§ **SOURCE DATA**:
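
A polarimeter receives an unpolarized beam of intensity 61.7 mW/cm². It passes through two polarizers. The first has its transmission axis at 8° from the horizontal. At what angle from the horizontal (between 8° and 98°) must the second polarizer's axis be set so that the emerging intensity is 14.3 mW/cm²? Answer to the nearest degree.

Unpolarized light through the first polarizer → I₁ = ½ I₀, now polarized at 8°.
Target fraction: 14.3 / 61.7 mW/cm² = 0.2318 of I₀.
Need I₂/I₀ = 0.2318, so cos²(θ − 8°) = 0.2318 / 0.5 = 0.4635.
θ − 8° = arccos(√0.4635) = 47.1°, giving θ ≈ 8 + 47.1 = 55.1°.

θ ≈ 55°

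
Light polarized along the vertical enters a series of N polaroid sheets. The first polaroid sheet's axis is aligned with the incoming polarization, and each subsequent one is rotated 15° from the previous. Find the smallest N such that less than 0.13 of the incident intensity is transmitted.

N = 31

First polarizer is aligned with the polarization: full transmission.
Each further stage multiplies by cos²(15°) = 0.933.
After N polarizers: T = 0.933^(N−1). Require T < 0.13 ⇒ N−1 > ln(0.13)/ln(0.933) = 29.42, so N−1 ≥ 30 and N = 31.
Check: N=31 gives T = 0.1249 < 0.13; N=30 gives T = 0.1339.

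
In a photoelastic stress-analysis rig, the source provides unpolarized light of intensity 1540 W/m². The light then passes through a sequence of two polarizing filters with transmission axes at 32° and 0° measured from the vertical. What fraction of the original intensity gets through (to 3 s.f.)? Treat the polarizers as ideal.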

§ **WHAT THIS TASK INVOLVES**:
Only the lines from the one containing "Light polarized along" through the final line above should be duplicated, exactly as they stand.

§ **OUTPUT BELOW**:
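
Light polarized along the vertical enters a series of N polaroid sheets. The first polaroid sheet's axis is aligned with the incoming polarization, and each subsequent one is rotated 15° from the previous. Find the smallest N such that less than 0.13 of the incident intensity is transmitted.

N = 31

First polarizer is aligned with the polarization: full transmission.
Each further stage multiplies by cos²(15°) = 0.933.
After N polarizers: T = 0.933^(N−1). Require T < 0.13 ⇒ N−1 > ln(0.13)/ln(0.933) = 29.42, so N−1 ≥ 30 and N = 31.
Check: N=31 gives T = 0.1249 < 0.13; N=30 gives T = 0.1339.

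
In a photoelastic stress-analysis rig, the source provides unpolarized light of intensity 1540 W/m². The light then passes through a sequence of two polarizing filters with transmission axes at 32° and 0° measured from the vertical. What fraction of the original intensity gets through (to 3 s.f.)? Treat the polarizers as ideal.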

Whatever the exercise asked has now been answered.